Collected data entries:

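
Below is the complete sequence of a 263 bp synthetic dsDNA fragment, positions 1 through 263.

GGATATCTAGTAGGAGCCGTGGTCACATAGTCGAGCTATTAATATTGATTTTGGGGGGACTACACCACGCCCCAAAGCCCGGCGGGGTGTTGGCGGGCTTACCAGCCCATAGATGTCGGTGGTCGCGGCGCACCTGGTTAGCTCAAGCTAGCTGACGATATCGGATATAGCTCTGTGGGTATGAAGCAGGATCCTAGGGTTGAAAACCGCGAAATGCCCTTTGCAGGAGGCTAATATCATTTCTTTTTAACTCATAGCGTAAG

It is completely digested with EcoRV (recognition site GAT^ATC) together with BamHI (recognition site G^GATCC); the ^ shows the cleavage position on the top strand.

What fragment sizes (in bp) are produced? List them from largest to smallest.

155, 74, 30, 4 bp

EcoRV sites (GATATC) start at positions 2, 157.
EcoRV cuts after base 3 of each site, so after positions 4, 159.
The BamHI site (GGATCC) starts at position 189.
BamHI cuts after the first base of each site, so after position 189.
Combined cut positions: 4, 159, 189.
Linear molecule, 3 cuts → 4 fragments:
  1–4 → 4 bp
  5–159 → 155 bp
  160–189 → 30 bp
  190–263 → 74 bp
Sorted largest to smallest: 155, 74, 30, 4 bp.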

* * *

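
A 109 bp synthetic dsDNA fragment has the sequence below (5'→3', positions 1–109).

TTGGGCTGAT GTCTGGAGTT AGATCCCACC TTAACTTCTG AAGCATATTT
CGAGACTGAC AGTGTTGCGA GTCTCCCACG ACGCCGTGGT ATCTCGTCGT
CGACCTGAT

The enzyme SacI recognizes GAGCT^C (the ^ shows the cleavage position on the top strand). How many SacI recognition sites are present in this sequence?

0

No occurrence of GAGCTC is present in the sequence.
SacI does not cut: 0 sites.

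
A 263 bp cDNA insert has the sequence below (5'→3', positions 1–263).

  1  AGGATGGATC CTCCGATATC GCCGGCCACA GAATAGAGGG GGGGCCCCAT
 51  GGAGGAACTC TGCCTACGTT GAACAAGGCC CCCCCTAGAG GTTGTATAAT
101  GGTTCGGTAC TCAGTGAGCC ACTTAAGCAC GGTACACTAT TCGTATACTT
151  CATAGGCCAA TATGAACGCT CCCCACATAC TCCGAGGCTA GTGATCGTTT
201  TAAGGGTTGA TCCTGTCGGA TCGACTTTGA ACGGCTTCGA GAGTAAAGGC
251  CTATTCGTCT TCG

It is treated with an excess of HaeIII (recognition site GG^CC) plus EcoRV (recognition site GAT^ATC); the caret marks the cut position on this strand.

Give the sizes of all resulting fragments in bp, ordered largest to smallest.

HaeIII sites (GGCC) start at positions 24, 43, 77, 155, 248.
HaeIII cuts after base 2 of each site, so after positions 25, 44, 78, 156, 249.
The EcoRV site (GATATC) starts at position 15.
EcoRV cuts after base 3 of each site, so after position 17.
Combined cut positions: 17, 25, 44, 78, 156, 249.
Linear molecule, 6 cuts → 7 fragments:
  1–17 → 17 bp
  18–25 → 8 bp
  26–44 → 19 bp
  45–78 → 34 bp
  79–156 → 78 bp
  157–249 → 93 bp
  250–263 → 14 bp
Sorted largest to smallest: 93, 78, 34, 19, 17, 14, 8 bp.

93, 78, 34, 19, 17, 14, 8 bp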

**PROBLEM**
The line above containing "TTGGGCTGAT GTCTGGAGTT AGATCCCACC", the line containing "ACTTAAGCAC GGTACACTAT TCGTATACTT", and every line between them are to be transcribed exactly; no other line is wanted.

**YOUR SOLUTION**
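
TTGGGCTGAT GTCTGGAGTT AGATCCCACC TTAACTTCTG AAGCATATTT
CGAGACTGAC AGTGTTGCGA GTCTCCCACG ACGCCGTGGT ATCTCGTCGT
CGACCTGAT

The enzyme SacI recognizes GAGCT^C (the ^ shows the cleavage position on the top strand). How many SacI recognition sites are present in this sequence?

0

No occurrence of GAGCTC is present in the sequence.
SacI does not cut: 0 sites.

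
A 263 bp cDNA insert has the sequence below (5'→3', positions 1–263).

  1  AGGATGGATC CTCCGATATC GCCGGCCACA GAATAGAGGG GGGGCCCCAT
 51  GGAGGAACTC TGCCTACGTT GAACAAGGCC CCCCCTAGAG GTTGTATAAT
101  GGTTCGGTAC TCAGTGAGCC ACTTAAGCAC GGTACACTAT TCGTATACTT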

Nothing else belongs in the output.